**INSTRUCTIONS TO FOLLOW:** Quote exactly and only this range of lines in the data below: the line that holds "P11: [-8,12,-7]..[-4,13,-5]" to the line that holds "N9: box=[9,-15,-20]..[14,-3,-14] leaf", both included.

**EXERCISE DATA:**
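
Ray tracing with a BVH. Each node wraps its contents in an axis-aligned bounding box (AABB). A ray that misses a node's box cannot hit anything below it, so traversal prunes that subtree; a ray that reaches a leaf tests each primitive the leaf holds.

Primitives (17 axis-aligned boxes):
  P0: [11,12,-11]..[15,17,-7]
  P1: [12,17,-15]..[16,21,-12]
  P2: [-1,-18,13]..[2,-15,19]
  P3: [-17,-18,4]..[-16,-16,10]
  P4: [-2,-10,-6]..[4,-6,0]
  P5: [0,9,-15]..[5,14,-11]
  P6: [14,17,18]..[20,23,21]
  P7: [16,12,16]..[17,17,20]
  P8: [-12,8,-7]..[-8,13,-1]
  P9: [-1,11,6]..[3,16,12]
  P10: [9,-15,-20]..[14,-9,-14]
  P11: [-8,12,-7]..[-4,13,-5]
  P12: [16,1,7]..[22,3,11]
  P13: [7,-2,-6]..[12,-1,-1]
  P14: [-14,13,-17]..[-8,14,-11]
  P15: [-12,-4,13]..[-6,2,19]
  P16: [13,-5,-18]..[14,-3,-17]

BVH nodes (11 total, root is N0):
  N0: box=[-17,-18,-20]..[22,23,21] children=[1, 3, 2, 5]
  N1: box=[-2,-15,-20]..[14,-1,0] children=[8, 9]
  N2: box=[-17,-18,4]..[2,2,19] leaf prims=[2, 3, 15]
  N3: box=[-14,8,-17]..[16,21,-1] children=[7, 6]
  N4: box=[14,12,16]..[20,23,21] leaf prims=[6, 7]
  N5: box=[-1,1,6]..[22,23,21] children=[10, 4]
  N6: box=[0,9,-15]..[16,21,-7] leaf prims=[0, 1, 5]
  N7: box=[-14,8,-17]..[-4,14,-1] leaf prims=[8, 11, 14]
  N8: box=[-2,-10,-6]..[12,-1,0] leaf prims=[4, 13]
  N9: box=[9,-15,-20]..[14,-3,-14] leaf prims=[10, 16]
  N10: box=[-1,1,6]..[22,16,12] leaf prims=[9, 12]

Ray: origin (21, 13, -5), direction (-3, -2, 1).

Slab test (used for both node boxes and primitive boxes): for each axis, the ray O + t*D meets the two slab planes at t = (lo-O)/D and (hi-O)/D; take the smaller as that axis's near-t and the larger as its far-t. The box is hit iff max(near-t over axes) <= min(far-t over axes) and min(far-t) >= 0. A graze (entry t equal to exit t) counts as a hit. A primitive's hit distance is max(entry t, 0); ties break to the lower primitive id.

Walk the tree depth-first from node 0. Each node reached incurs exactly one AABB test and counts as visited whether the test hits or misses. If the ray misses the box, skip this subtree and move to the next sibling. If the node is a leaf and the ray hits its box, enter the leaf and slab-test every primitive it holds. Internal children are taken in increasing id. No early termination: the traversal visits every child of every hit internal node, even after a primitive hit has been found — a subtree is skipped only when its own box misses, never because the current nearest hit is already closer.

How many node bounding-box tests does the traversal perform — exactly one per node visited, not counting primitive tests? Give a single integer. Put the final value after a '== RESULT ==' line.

Trace the traversal:
N0 x:[-1/3,38/3] y:[-5,31/2] z:[-15,26] -> hit [-1/3,38/3], descend [1, 2, 3, 5]
  N1 x:[7/3,23/3] y:[7,14] z:[-15,5] -> miss, prune
  N2 x:[19/3,38/3] y:[11/2,31/2] z:[9,24] -> hit [9,38/3] leaf, test {P2(miss), P3(miss), P15(miss)}
  N3 x:[5/3,35/3] y:[-4,5/2] z:[-12,4] -> hit [5/3,5/2], descend [6, 7]
    N6 x:[5/3,7] y:[-4,2] z:[-10,-2] -> miss, prune
    N7 x:[25/3,35/3] y:[-1/2,5/2] z:[-12,4] -> miss, prune
  N5 x:[-1/3,22/3] y:[-5,6] z:[11,26] -> miss, prune

Visited [0, 1, 2, 3, 6, 7, 5]. Tests: 7 box, 1 leaf. Nearest: miss.

== RESULT ==
7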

**FINISHED EXERCISE:**
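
  P11: [-8,12,-7]..[-4,13,-5]
  P12: [16,1,7]..[22,3,11]
  P13: [7,-2,-6]..[12,-1,-1]
  P14: [-14,13,-17]..[-8,14,-11]
  P15: [-12,-4,13]..[-6,2,19]
  P16: [13,-5,-18]..[14,-3,-17]

BVH nodes (11 total, root is N0):
  N0: box=[-17,-18,-20]..[22,23,21] children=[1, 3, 2, 5]
  N1: box=[-2,-15,-20]..[14,-1,0] children=[8, 9]
  N2: box=[-17,-18,4]..[2,2,19] leaf prims=[2, 3, 15]
  N3: box=[-14,8,-17]..[16,21,-1] children=[7, 6]
  N4: box=[14,12,16]..[20,23,21] leaf prims=[6, 7]
  N5: box=[-1,1,6]..[22,23,21] children=[10, 4]
  N6: box=[0,9,-15]..[16,21,-7] leaf prims=[0, 1, 5]
  N7: box=[-14,8,-17]..[-4,14,-1] leaf prims=[8, 11, 14]
  N8: box=[-2,-10,-6]..[12,-1,0] leaf prims=[4, 13]
  N9: box=[9,-15,-20]..[14,-3,-14] leaf prims=[10, 16]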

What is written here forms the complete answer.